__Data under study__.
==========

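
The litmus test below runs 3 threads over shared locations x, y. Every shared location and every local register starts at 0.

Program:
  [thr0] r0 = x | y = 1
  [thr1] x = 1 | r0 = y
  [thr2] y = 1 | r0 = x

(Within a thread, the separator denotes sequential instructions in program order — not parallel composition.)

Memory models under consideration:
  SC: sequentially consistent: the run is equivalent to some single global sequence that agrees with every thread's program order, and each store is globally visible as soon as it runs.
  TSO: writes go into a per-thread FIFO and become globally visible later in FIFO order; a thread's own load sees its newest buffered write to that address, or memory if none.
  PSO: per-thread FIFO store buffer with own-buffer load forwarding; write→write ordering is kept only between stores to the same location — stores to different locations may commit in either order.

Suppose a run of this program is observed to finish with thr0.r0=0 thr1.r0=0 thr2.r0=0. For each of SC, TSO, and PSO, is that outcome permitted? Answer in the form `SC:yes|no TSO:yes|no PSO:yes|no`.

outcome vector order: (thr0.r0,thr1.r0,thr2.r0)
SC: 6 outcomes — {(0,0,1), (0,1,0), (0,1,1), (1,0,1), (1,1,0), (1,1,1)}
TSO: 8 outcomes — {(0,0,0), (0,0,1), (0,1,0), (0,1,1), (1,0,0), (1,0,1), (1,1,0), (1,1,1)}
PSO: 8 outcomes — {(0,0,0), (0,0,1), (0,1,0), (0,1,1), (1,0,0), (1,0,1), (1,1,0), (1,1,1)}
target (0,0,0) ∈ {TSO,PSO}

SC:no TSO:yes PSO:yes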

==========

__Task directions__.
Give back all of the data above without any alteration.

__Task solution__.
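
The litmus test below runs 3 threads over shared locations x, y. Every shared location and every local register starts at 0.

Program:
  [thr0] r0 = x | y = 1
  [thr1] x = 1 | r0 = y
  [thr2] y = 1 | r0 = x

(Within a thread, the separator denotes sequential instructions in program order — not parallel composition.)

Memory models under consideration:
  SC: sequentially consistent: the run is equivalent to some single global sequence that agrees with every thread's program order, and each store is globally visible as soon as it runs.
  TSO: writes go into a per-thread FIFO and become globally visible later in FIFO order; a thread's own load sees its newest buffered write to that address, or memory if none.
  PSO: per-thread FIFO store buffer with own-buffer load forwarding; write→write ordering is kept only between stores to the same location — stores to different locations may commit in either order.

Suppose a run of this program is observed to finish with thr0.r0=0 thr1.r0=0 thr2.r0=0. For each of SC, TSO, and PSO, is that outcome permitted? Answer in the form `SC:yes|no TSO:yes|no PSO:yes|no`.

outcome vector order: (thr0.r0,thr1.r0,thr2.r0)
SC: 6 outcomes — {(0,0,1), (0,1,0), (0,1,1), (1,0,1), (1,1,0), (1,1,1)}
TSO: 8 outcomes — {(0,0,0), (0,0,1), (0,1,0), (0,1,1), (1,0,0), (1,0,1), (1,1,0), (1,1,1)}
PSO: 8 outcomes — {(0,0,0), (0,0,1), (0,1,0), (0,1,1), (1,0,0), (1,0,1), (1,1,0), (1,1,1)}
target (0,0,0) ∈ {TSO,PSO}

SC:no TSO:yes PSO:yes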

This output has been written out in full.